▶ Exercise objective
Copy the data exactly from the line that contains "What is -√((1577291" through the line that contains "Answer: -27014 + 39601*√199 ≈ 5.3163e+5", keeping both end lines and leaving out everything else.

▶ Input data
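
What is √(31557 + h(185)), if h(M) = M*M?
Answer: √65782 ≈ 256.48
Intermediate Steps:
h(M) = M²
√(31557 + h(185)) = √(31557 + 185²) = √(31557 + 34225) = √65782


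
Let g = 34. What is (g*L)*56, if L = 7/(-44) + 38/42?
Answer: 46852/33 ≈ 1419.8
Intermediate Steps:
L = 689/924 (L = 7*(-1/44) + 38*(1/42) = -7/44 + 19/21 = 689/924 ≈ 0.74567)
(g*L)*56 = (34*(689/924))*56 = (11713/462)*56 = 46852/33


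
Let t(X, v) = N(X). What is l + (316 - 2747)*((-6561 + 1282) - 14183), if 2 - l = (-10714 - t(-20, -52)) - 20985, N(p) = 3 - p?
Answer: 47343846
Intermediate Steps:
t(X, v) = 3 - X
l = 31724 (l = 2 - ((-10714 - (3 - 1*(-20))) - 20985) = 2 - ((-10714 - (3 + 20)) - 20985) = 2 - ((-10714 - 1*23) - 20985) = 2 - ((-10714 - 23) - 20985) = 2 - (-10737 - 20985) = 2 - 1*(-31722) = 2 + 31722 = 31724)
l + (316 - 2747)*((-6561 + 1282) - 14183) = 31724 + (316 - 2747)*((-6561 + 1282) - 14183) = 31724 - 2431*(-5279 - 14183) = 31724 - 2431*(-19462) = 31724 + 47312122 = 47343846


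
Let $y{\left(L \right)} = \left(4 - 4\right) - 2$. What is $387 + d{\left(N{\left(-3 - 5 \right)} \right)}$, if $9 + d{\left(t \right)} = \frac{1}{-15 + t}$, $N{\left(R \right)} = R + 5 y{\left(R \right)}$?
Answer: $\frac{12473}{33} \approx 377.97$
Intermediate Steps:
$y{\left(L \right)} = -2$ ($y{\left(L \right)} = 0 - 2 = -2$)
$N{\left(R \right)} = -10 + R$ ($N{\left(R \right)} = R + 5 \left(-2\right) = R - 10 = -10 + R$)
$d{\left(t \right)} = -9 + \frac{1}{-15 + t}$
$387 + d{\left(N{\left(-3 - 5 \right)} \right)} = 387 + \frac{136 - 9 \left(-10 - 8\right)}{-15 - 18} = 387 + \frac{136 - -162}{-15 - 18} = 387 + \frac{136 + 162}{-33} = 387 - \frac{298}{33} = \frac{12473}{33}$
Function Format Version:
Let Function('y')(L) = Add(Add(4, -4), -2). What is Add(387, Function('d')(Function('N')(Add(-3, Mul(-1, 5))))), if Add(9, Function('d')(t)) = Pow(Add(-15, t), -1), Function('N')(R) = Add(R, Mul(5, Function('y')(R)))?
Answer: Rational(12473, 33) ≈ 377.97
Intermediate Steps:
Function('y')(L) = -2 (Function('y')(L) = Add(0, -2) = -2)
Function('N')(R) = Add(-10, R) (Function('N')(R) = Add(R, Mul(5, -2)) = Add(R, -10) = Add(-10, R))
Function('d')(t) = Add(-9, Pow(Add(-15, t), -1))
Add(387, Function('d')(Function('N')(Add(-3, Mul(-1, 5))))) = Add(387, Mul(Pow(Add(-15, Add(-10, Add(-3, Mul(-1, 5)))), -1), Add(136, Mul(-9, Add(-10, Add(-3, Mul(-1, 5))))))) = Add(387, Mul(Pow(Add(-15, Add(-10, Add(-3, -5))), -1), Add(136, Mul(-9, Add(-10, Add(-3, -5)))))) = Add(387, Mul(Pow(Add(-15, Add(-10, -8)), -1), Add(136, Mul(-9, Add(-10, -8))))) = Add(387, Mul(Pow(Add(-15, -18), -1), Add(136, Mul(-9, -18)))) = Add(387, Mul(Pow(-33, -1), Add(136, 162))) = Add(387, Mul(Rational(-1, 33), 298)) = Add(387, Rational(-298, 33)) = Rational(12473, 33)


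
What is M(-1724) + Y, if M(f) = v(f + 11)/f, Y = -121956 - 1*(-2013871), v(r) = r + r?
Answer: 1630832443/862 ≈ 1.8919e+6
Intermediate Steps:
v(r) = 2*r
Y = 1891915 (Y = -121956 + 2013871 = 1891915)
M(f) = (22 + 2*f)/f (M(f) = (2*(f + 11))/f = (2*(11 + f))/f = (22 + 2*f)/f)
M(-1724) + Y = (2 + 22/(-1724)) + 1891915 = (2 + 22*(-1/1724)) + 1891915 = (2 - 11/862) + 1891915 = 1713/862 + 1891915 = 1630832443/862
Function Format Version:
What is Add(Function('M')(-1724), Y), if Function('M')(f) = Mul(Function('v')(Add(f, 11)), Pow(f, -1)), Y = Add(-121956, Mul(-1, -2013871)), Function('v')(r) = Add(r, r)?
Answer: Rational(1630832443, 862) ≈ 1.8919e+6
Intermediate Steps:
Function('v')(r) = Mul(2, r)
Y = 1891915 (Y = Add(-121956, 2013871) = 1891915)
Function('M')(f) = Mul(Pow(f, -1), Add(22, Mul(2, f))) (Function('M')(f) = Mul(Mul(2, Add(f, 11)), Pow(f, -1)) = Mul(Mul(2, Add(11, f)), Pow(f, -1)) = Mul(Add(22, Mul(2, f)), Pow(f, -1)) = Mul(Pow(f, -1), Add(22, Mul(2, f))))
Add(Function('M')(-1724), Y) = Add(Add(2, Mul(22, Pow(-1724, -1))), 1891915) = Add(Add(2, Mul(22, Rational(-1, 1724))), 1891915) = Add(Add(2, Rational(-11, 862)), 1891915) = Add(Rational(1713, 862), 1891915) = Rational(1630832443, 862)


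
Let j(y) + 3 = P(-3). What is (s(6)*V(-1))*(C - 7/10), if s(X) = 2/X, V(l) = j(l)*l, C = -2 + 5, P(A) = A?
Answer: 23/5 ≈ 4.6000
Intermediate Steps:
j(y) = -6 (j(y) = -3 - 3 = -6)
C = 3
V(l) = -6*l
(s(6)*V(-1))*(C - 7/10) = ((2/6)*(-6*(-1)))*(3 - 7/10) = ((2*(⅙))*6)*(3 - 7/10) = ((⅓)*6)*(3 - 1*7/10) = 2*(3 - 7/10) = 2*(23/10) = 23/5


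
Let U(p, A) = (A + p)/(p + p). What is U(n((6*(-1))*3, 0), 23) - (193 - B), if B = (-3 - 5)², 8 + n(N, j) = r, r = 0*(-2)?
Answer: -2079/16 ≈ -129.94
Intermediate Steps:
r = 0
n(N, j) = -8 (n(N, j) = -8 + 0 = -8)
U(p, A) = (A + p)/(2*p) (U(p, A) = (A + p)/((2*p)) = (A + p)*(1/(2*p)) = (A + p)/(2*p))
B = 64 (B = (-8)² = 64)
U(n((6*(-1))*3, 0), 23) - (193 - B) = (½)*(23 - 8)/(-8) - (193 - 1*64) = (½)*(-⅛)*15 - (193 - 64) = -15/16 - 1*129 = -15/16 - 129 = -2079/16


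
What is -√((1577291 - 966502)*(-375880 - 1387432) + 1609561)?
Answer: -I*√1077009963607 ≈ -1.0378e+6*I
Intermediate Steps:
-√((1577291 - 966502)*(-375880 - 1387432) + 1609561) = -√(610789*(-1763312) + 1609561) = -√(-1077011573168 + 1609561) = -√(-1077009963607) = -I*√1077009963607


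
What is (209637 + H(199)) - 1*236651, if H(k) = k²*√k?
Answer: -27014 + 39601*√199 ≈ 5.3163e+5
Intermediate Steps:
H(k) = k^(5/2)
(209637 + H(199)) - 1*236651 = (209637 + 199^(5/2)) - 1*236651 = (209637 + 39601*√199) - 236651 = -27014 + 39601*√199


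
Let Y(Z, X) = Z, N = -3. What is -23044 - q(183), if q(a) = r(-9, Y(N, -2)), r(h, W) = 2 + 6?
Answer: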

==

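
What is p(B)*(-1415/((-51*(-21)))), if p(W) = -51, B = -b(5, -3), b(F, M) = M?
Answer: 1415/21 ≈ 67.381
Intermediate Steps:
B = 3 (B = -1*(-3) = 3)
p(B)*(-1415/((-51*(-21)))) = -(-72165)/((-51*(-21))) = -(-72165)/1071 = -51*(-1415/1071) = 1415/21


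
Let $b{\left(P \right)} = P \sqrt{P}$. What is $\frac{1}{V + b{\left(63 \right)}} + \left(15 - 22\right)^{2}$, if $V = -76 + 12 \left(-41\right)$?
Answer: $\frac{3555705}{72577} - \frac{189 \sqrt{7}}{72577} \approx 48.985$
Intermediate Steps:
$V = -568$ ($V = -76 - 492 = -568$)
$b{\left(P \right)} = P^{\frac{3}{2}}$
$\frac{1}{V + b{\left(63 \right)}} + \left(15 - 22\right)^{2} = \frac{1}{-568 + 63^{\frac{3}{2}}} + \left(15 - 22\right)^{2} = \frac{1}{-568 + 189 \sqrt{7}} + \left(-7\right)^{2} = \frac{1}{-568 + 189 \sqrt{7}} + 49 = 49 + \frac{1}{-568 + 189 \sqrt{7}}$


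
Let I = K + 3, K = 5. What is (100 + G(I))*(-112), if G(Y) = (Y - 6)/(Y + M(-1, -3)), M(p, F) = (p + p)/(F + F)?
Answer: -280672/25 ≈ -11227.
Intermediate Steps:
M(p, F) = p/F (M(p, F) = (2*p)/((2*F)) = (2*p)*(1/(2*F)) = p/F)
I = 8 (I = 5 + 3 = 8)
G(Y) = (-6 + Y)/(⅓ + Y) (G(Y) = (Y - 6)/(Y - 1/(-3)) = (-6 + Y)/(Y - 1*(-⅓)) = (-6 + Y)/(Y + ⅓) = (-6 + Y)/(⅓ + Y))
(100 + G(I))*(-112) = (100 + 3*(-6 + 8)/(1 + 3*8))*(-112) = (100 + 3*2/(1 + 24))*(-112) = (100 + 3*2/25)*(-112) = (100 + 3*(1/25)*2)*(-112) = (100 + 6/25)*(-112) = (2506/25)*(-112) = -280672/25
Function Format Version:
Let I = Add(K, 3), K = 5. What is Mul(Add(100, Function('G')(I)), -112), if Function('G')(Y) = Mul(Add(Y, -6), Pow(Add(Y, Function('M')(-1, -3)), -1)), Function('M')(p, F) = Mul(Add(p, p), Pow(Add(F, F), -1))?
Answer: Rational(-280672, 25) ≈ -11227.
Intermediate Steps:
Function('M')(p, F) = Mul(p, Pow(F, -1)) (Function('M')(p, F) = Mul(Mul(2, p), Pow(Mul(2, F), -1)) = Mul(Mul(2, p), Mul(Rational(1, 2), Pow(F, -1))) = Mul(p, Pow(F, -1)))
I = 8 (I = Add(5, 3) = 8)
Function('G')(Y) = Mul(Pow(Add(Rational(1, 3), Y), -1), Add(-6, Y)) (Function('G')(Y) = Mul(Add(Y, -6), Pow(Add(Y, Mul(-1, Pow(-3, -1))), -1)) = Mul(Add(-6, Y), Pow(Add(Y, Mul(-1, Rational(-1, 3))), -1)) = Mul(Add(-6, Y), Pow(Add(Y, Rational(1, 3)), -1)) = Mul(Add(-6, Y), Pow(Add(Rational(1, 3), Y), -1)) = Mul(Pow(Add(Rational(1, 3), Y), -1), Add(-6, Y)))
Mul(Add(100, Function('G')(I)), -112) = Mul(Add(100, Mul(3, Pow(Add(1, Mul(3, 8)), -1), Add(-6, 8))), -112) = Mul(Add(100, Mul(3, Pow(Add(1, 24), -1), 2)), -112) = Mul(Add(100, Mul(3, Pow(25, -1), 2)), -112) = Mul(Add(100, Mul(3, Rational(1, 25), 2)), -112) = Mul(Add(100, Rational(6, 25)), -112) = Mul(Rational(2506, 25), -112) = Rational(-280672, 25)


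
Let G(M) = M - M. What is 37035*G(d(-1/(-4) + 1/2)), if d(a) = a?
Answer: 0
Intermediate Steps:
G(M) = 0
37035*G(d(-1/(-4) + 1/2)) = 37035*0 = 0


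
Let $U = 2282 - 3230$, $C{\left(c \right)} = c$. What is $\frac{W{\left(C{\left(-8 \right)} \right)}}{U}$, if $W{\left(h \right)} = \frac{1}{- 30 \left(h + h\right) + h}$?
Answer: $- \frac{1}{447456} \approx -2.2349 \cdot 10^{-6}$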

==

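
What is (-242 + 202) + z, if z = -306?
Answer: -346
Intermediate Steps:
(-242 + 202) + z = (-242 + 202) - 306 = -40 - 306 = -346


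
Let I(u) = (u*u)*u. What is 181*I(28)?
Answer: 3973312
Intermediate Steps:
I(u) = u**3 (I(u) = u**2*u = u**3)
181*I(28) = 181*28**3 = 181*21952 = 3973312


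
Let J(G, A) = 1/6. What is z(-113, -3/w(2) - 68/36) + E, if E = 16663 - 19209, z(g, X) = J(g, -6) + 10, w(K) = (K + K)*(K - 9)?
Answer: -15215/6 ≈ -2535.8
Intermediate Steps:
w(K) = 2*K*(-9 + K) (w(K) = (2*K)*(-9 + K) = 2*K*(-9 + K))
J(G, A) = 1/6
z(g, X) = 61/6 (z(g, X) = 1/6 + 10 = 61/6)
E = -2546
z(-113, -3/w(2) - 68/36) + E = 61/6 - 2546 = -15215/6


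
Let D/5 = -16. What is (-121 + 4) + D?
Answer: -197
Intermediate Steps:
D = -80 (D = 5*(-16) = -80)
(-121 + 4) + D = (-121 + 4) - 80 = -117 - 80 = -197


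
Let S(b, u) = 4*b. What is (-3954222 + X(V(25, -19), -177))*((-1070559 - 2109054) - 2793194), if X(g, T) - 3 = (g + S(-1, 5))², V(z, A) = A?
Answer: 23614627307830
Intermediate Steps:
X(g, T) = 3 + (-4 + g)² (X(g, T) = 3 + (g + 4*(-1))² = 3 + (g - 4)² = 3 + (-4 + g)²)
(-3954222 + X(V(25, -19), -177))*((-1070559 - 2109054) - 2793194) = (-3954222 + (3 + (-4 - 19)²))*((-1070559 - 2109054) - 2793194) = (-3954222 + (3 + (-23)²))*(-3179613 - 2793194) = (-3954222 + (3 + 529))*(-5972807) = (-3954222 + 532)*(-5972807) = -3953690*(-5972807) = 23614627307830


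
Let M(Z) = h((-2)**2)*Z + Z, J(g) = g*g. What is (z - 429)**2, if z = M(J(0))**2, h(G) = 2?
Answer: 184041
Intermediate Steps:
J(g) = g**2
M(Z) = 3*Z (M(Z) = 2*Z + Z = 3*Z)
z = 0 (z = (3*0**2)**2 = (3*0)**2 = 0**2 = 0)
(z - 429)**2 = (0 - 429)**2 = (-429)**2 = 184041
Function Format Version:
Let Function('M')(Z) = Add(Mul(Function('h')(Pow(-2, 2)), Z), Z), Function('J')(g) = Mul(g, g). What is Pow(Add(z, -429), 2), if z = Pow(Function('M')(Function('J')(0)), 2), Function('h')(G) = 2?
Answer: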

▶ Result
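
What is -√((1577291 - 966502)*(-375880 - 1387432) + 1609561)?
Answer: -I*√1077009963607 ≈ -1.0378e+6*I
Intermediate Steps:
-√((1577291 - 966502)*(-375880 - 1387432) + 1609561) = -√(610789*(-1763312) + 1609561) = -√(-1077011573168 + 1609561) = -√(-1077009963607) = -I*√1077009963607


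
What is (209637 + H(199)) - 1*236651, if H(k) = k²*√k?
Answer: -27014 + 39601*√199 ≈ 5.3163e+5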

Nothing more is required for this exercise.